Lines to return, exactly: from the line with "Answer: -1/82987 ≈ -1.2050e-5" to the line with "Answer: -2184" in the entries below, both included.

═══

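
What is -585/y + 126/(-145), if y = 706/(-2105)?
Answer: 178467669/102370 ≈ 1743.4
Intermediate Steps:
y = -706/2105 (y = 706*(-1/2105) = -706/2105 ≈ -0.33539)
-585/y + 126/(-145) = -585/(-706/2105) + 126/(-145) = -585*(-2105/706) + 126*(-1/145) = 1231425/706 - 126/145 = 178467669/102370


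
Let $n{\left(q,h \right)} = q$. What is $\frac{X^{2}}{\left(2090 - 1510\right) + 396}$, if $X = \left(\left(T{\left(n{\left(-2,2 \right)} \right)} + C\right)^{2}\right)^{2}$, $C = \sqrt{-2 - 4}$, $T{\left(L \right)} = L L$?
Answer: $\frac{\left(4 + i \sqrt{6}\right)^{8}}{976} \approx -74.738 - 228.08 i$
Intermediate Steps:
$T{\left(L \right)} = L^{2}$
$C = i \sqrt{6}$ ($C = \sqrt{-6} = i \sqrt{6} \approx 2.4495 i$)
$X = \left(4 + i \sqrt{6}\right)^{4}$ ($X = \left(\left(\left(-2\right)^{2} + i \sqrt{6}\right)^{2}\right)^{2} = \left(\left(4 + i \sqrt{6}\right)^{2}\right)^{2} = \left(4 + i \sqrt{6}\right)^{4} \approx -284.0 + 391.92 i$)
$\frac{X^{2}}{\left(2090 - 1510\right) + 396} = \frac{\left(\left(4 + i \sqrt{6}\right)^{4}\right)^{2}}{\left(2090 - 1510\right) + 396} = \frac{\left(4 + i \sqrt{6}\right)^{8}}{580 + 396} = \frac{\left(4 + i \sqrt{6}\right)^{8}}{976}$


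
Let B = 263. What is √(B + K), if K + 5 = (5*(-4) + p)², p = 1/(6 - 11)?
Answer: √16651/5 ≈ 25.808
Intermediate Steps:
p = -⅕ (p = 1/(-5) = -⅕ ≈ -0.20000)
K = 10076/25 (K = -5 + (5*(-4) - ⅕)² = -5 + (-20 - ⅕)² = -5 + (-101/5)² = -5 + 10201/25 = 10076/25 ≈ 403.04)
√(B + K) = √(263 + 10076/25) = √(16651/25) = √16651/5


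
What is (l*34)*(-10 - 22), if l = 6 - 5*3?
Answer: 9792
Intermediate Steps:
l = -9 (l = 6 - 15 = -9)
(l*34)*(-10 - 22) = (-9*34)*(-10 - 22) = -306*(-32) = 9792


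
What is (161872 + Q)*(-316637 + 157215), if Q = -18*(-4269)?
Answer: -38056263308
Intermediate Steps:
Q = 76842
(161872 + Q)*(-316637 + 157215) = (161872 + 76842)*(-316637 + 157215) = 238714*(-159422) = -38056263308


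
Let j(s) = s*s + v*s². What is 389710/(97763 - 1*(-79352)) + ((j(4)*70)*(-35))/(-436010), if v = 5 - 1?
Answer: 4092639942/1544478223 ≈ 2.6499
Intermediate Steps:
v = 4
j(s) = 5*s² (j(s) = s*s + 4*s² = s² + 4*s² = 5*s²)
389710/(97763 - 1*(-79352)) + ((j(4)*70)*(-35))/(-436010) = 389710/(97763 - 1*(-79352)) + (((5*4²)*70)*(-35))/(-436010) = 389710/(97763 + 79352) + (((5*16)*70)*(-35))*(-1/436010) = 389710/177115 + ((80*70)*(-35))*(-1/436010) = 389710*(1/177115) + (5600*(-35))*(-1/436010) = 77942/35423 - 196000*(-1/436010) = 77942/35423 + 19600/43601 = 4092639942/1544478223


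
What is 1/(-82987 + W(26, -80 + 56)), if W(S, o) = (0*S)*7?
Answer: -1/82987 ≈ -1.2050e-5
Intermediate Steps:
W(S, o) = 0 (W(S, o) = 0*7 = 0)
1/(-82987 + W(26, -80 + 56)) = 1/(-82987 + 0) = 1/(-82987) = -1/82987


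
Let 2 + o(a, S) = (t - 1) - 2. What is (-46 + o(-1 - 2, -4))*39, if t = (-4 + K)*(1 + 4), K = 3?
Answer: -2184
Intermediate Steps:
t = -5 (t = (-4 + 3)*(1 + 4) = -1*5 = -5)
o(a, S) = -10 (o(a, S) = -2 + ((-5 - 1) - 2) = -2 + (-6 - 2) = -2 - 8 = -10)
(-46 + o(-1 - 2, -4))*39 = (-46 - 10)*39 = -56*39 = -2184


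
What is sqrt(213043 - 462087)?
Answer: 2*I*sqrt(62261) ≈ 499.04*I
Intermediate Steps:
sqrt(213043 - 462087) = sqrt(-249044) = 2*I*sqrt(62261)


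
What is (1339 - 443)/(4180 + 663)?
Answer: 896/4843 ≈ 0.18501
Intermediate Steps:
(1339 - 443)/(4180 + 663) = 896/4843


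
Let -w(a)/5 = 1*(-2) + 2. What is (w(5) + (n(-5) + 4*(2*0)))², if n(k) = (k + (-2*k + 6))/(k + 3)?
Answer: 121/4 ≈ 30.250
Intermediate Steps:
w(a) = 0 (w(a) = -5*(1*(-2) + 2) = -5*(-2 + 2) = -5*0 = 0)
n(k) = (6 - k)/(3 + k) (n(k) = (k + (6 - 2*k))/(3 + k) = (6 - k)/(3 + k))
(w(5) + (n(-5) + 4*(2*0)))² = (0 + ((6 - 1*(-5))/(3 - 5) + 4*(2*0)))² = (0 + ((6 + 5)/(-2) + 4*0))² = (0 + (-½*11 + 0))² = (0 + (-11/2 + 0))² = (0 - 11/2)² = (-11/2)² = 121/4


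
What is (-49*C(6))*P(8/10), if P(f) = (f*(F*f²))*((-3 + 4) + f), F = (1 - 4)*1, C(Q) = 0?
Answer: 0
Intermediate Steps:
F = -3 (F = -3*1 = -3)
P(f) = -3*f³*(1 + f) (P(f) = (f*(-3*f²))*((-3 + 4) + f) = (-3*f³)*(1 + f) = -3*f³*(1 + f))
(-49*C(6))*P(8/10) = (-49*0)*(3*(8/10)³*(-1 - 8/10)) = 0*(3*(8*(⅒))³*(-1 - 8/10)) = 0*(3*(⅘)³*(-1 - 1*⅘)) = 0*(3*(64/125)*(-1 - ⅘)) = 0*(3*(64/125)*(-9/5)) = 0*(-1728/625) = 0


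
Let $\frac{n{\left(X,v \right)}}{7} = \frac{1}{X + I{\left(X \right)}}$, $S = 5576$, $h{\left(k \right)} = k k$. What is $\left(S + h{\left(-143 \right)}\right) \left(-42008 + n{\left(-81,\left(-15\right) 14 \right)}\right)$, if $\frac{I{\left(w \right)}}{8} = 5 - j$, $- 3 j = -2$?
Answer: $- \frac{151963436325}{139} \approx -1.0933 \cdot 10^{9}$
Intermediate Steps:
$j = \frac{2}{3}$ ($j = \left(- \frac{1}{3}\right) \left(-2\right) = \frac{2}{3} \approx 0.66667$)
$h{\left(k \right)} = k^{2}$
$I{\left(w \right)} = \frac{104}{3}$ ($I{\left(w \right)} = 8 \left(5 - \frac{2}{3}\right) = 8 \cdot \frac{13}{3} = \frac{104}{3}$)
$n{\left(X,v \right)} = \frac{7}{\frac{104}{3} + X}$ ($n{\left(X,v \right)} = \frac{7}{X + \frac{104}{3}} = \frac{7}{\frac{104}{3} + X}$)
$\left(S + h{\left(-143 \right)}\right) \left(-42008 + n{\left(-81,\left(-15\right) 14 \right)}\right) = \left(5576 + \left(-143\right)^{2}\right) \left(-42008 + \frac{21}{104 + 3 \left(-81\right)}\right) = \left(5576 + 20449\right) \left(-42008 + \frac{21}{104 - 243}\right) = 26025 \left(-42008 + \frac{21}{-139}\right) = 26025 \left(-42008 + 21 \left(- \frac{1}{139}\right)\right) = 26025 \left(-42008 - \frac{21}{139}\right) = 26025 \left(- \frac{5839133}{139}\right) = - \frac{151963436325}{139}$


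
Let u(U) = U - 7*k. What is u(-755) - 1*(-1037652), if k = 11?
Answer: 1036820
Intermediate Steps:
u(U) = -77 + U (u(U) = U - 7*11 = U - 77 = -77 + U)
u(-755) - 1*(-1037652) = (-77 - 755) - 1*(-1037652) = -832 + 1037652 = 1036820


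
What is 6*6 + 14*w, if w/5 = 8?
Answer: 596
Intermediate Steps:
w = 40 (w = 5*8 = 40)
6*6 + 14*w = 6*6 + 14*40 = 36 + 560 = 596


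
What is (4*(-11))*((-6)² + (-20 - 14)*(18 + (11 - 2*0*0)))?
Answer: 41800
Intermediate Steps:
(4*(-11))*((-6)² + (-20 - 14)*(18 + (11 - 2*0*0))) = -44*(36 - 34*(18 + (11 - 0*0))) = -44*(36 - 34*(18 + (11 - 1*0))) = -44*(36 - 34*(18 + (11 + 0))) = -44*(36 - 34*(18 + 11)) = -44*(36 - 34*29) = -44*(36 - 986) = -44*(-950) = 41800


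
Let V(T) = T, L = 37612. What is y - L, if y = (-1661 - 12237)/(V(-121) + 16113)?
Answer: -300752501/7996 ≈ -37613.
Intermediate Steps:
y = -6949/7996 (y = (-1661 - 12237)/(-121 + 16113) = -13898/15992 = -13898*1/15992 = -6949/7996 ≈ -0.86906)
y - L = -6949/7996 - 1*37612 = -6949/7996 - 37612 = -300752501/7996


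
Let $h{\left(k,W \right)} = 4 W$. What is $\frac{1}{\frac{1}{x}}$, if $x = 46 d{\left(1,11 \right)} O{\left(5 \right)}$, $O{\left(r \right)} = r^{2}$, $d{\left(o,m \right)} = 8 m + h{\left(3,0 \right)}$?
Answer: $101200$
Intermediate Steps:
$d{\left(o,m \right)} = 8 m$ ($d{\left(o,m \right)} = 8 m + 4 \cdot 0 = 8 m + 0 = 8 m$)
$x = 101200$ ($x = 46 \cdot 8 \cdot 11 \cdot 5^{2} = 46 \cdot 88 \cdot 25 = 4048 \cdot 25 = 101200$)
$\frac{1}{\frac{1}{x}} = \frac{1}{\frac{1}{101200}} = 101200$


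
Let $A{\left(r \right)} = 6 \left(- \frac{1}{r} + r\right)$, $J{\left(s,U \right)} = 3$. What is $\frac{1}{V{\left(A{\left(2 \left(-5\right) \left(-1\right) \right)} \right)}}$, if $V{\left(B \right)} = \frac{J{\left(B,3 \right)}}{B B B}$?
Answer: $\frac{8732691}{125} \approx 69862.0$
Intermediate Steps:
$A{\left(r \right)} = - \frac{6}{r} + 6 r$ ($A{\left(r \right)} = 6 \left(r - \frac{1}{r}\right) = - \frac{6}{r} + 6 r$)
$V{\left(B \right)} = \frac{3}{B^{3}}$ ($V{\left(B \right)} = \frac{3}{B B B} = \frac{3}{B^{2} B} = \frac{3}{B^{3}}$)
$\frac{1}{V{\left(A{\left(2 \left(-5\right) \left(-1\right) \right)} \right)}} = \frac{1}{3 \frac{1}{\left(- \frac{6}{2 \left(-5\right) \left(-1\right)} + 6 \cdot 2 \left(-5\right) \left(-1\right)\right)^{3}}} = \frac{1}{3 \frac{1}{\left(- \frac{6}{\left(-10\right) \left(-1\right)} + 6 \left(\left(-10\right) \left(-1\right)\right)\right)^{3}}} = \frac{1}{3 \frac{1}{\left(- \frac{6}{10} + 6 \cdot 10\right)^{3}}} = \frac{1}{3 \frac{1}{\left(\left(-6\right) \frac{1}{10} + 60\right)^{3}}} = \frac{1}{3 \frac{1}{\left(- \frac{3}{5} + 60\right)^{3}}} = \frac{1}{3 \frac{1}{\frac{26198073}{125}}} = \frac{1}{3 \cdot \frac{125}{26198073}} = \frac{1}{\frac{125}{8732691}} = \frac{8732691}{125}$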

═══

THE ANSWER:
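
Answer: -1/82987 ≈ -1.2050e-5
Intermediate Steps:
W(S, o) = 0 (W(S, o) = 0*7 = 0)
1/(-82987 + W(26, -80 + 56)) = 1/(-82987 + 0) = 1/(-82987) = -1/82987


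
Let 2 + o(a, S) = (t - 1) - 2. What is (-46 + o(-1 - 2, -4))*39, if t = (-4 + K)*(1 + 4), K = 3?
Answer: -2184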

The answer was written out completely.